§ Brief
Every line from the one with "A motor delivers" to the end of the data needs to be copied exactly, and no line before it.

Stored items
▬▬▬▬▬▬

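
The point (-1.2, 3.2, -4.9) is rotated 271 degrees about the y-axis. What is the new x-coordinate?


Rotation about y-axis: x' = x*cos(theta) + z*sin(theta)
= -1.2 * 0.0175 + -4.9 * -0.9998
= 4.8783


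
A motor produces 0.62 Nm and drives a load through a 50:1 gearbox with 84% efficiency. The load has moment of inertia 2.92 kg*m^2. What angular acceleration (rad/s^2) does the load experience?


tau_out = tau_motor * N * eta
= 0.62 * 50 * 0.84 = 26.04 Nm
alpha = tau_out / I = 26.04 / 2.92
= 8.9178 rad/s^2


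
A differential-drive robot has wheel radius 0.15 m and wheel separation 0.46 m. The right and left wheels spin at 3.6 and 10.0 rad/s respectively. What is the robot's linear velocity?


vR = r*wR = 0.15*3.6 = 0.54 m/s
vL = r*wL = 0.15*10.0 = 1.5 m/s
v = (vR+vL)/2 = 1.02 m/s
omega = (vR-vL)/L = -2.087 rad/s
linear velocity = 1.02 m/s


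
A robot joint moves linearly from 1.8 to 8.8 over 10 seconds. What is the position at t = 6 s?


s = t/T = 6/10 = 0.6
p(t) = p0 + (pf-p0)*s
= 1.8 + (8.8 - 1.8) * 0.6
= 6.0


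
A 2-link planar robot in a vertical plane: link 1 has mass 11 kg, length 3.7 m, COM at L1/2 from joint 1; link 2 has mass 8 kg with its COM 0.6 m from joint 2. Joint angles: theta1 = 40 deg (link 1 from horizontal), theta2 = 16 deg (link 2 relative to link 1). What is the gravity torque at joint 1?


Horizontal distance from joint 1 to link-1 COM:
  x_c1 = (L1/2)*cos(t1) = 1.85 * 0.766 = 1.4172 m
Horizontal distance from joint 1 to link-2 COM:
  x_c2 = L1*cos(t1) + Lc2*cos(t1+t2)
       = 3.7*0.766 + 0.6*0.5592 = 3.1699 m
tau1 = m1*g*x_c1 + m2*g*x_c2
     = 11*9.81*1.4172 + 8*9.81*3.1699
     = 152.9281 + 248.7722
     = 401.7003 Nm


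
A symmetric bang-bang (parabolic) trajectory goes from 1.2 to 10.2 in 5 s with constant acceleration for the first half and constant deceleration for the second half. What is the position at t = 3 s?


Symmetric rest-to-rest: each phase covers (pf-p0)/2 in time T/2. 0.5*a*(T/2)^2 = (pf-p0)/2 => a = 4*(pf-p0)/T^2
a = 4*(10.2-1.2)/5^2 = 1.44
t = 3 is in the deceleration phase (t > T/2).
p = pf - 0.5*a*(T-t)^2 = 10.2 - 0.5*1.44*2^2
= 7.32


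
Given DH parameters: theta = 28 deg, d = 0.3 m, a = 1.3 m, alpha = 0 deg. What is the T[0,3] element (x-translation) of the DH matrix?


T[0,3] = a * cos(theta)
= 1.3 * cos(28 deg)
= 1.3 * 0.8829
= 1.1478


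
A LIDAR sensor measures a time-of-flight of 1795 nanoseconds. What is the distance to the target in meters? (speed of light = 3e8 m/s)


tof = 1795 ns = 1.795e-06 s
dist = c * tof / 2
= 3e8 * 1.795e-06 / 2
= 269.25 m


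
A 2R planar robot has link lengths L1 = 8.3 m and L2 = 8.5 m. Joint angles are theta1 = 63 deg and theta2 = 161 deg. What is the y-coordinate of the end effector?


Convert angles to radians: theta1 = 1.0996, theta2 = 2.81
y = L1*sin(theta1) + L2*sin(theta1+theta2)
y = 7.3954 + -5.9046
y = 1.4908


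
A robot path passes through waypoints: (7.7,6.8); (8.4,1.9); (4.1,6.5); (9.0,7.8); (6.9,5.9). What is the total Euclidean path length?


Segment lengths:
  seg1 = sqrt((0.7)^2 + (-4.9)^2) = 4.9497
  seg2 = sqrt((-4.3)^2 + (4.6)^2) = 6.2968
  seg3 = sqrt((4.9)^2 + (1.3)^2) = 5.0695
  seg4 = sqrt((-2.1)^2 + (-1.9)^2) = 2.832
Total = 19.148


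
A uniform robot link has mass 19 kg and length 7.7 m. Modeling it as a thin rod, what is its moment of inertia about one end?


I = (1/3) * m * L^2
= (1/3) * 19 * 7.7^2
= 0.333333 * 19 * 59.29
= 375.5033 kg*m^2


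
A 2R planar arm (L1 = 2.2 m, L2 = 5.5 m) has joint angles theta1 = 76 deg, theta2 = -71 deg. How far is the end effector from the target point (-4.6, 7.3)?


End effector via forward kinematics:
x = L1*cos(t1) + L2*cos(t1+t2) = 6.0113
y = L1*sin(t1) + L2*sin(t1+t2) = 2.614
Distance to target:
d = sqrt((-4.6 - 6.0113)^2 + (7.3 - 2.614)^2)
= sqrt(112.5997 + 21.9585)
= 11.5999 m


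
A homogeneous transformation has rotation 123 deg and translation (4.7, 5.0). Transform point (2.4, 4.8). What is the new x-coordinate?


x' = cos(theta)*px - sin(theta)*py + tx
= -0.5446*2.4 - 0.8387*4.8 + 4.7
= -0.6328


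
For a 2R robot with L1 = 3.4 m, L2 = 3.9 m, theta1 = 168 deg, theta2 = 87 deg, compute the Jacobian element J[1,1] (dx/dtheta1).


J[1,1] = -L1*sin(t1) - L2*sin(t1+t2)
= -3.4*sin(168) - 3.9*sin(255)
= 3.0602


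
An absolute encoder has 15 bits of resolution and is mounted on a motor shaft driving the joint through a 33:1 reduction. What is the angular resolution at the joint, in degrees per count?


counts = 2^15 = 32768
effective counts at joint = 32768 * 33 = 1081344
resolution = 360 / 1081344
= 3.3292e-04 deg/count


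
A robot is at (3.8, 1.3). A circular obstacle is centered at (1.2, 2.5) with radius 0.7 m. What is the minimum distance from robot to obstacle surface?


center_dist = sqrt((3.8-1.2)^2 + (1.3-2.5)^2)
= sqrt(6.76 + 1.44)
= 2.8636
min_dist = center_dist - radius = 2.8636 - 0.7 = 2.1636 m


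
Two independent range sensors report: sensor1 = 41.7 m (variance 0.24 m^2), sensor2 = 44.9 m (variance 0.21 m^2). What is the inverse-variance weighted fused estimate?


w1 = (1/var1) / (1/var1 + 1/var2)
   = 4.1667 / (4.1667 + 4.7619) = 0.4667
w2 = 1 - w1 = 0.5333
fused = w1*s1 + w2*s2 = 19.46 + 23.9467
= 43.4067 m


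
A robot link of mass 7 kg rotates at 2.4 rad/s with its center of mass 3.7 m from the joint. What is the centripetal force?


F = m * omega^2 * r
= 7 * 2.4^2 * 3.7
= 7 * 5.76 * 3.7
= 149.184 N


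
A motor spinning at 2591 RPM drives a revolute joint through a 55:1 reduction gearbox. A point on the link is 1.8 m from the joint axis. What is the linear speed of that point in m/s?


omega_motor = 2591 * 2*pi/60 = 271.3289 rad/s
omega_joint = omega_motor / 55 = 4.9333 rad/s
v = omega_joint * r = 4.9333 * 1.8
= 8.8799 m/s


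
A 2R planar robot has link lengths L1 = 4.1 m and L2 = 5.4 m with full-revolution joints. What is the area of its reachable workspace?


r_max = L1 + L2 = 9.5 m
r_min = |L1 - L2| = 1.3 m
Area = pi*(r_max^2 - r_min^2)
= pi*(90.25 - 1.69)
= pi * 88.56
= 278.2194 m^2


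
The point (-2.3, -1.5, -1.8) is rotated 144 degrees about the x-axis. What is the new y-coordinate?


Rotation about x-axis: y' = y*cos(theta) - z*sin(theta)
= -1.5 * -0.809 - -1.8 * 0.5878
= 2.2715


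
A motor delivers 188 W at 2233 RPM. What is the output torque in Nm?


omega = 2233 * 2*pi/60 = 233.8392 rad/s
tau = P / omega = 188 / 233.8392
= 0.804 Nm


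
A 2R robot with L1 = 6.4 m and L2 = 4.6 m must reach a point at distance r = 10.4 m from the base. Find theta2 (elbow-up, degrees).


cos(theta2) = (r^2 - L1^2 - L2^2) / (2*L1*L2)
cos(theta2) = (108.16 - 40.96 - 21.16) / 58.88
cos(theta2) = 0.781929
theta2 = 38.5624 degrees


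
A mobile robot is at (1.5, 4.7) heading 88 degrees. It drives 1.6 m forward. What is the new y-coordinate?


y_new = y0 + d*sin(theta)
= 4.7 + 1.6*sin(88)
= 4.7 + 1.599
= 6.299


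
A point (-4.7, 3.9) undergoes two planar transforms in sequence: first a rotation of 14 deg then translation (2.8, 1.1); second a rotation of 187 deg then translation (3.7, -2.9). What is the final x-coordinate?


After transform 1:
x1 = cos(14)*-4.7 - sin(14)*3.9 + 2.8 = -2.7039
y1 = sin(14)*-4.7 + cos(14)*3.9 + 1.1 = 3.7471
After transform 2:
x2 = cos(187)*-2.7039 - sin(187)*3.7471 + 3.7
= 6.8404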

▬▬▬▬▬▬

§ Exercise answer
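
A motor delivers 188 W at 2233 RPM. What is the output torque in Nm?


omega = 2233 * 2*pi/60 = 233.8392 rad/s
tau = P / omega = 188 / 233.8392
= 0.804 Nm


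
A 2R robot with L1 = 6.4 m and L2 = 4.6 m must reach a point at distance r = 10.4 m from the base. Find theta2 (elbow-up, degrees).


cos(theta2) = (r^2 - L1^2 - L2^2) / (2*L1*L2)
cos(theta2) = (108.16 - 40.96 - 21.16) / 58.88
cos(theta2) = 0.781929
theta2 = 38.5624 degrees


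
A mobile robot is at (1.5, 4.7) heading 88 degrees. It drives 1.6 m forward. What is the new y-coordinate?


y_new = y0 + d*sin(theta)
= 4.7 + 1.6*sin(88)
= 4.7 + 1.599
= 6.299


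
A point (-4.7, 3.9) undergoes two planar transforms in sequence: first a rotation of 14 deg then translation (2.8, 1.1); second a rotation of 187 deg then translation (3.7, -2.9). What is the final x-coordinate?


After transform 1:
x1 = cos(14)*-4.7 - sin(14)*3.9 + 2.8 = -2.7039
y1 = sin(14)*-4.7 + cos(14)*3.9 + 1.1 = 3.7471
After transform 2:
x2 = cos(187)*-2.7039 - sin(187)*3.7471 + 3.7
= 6.8404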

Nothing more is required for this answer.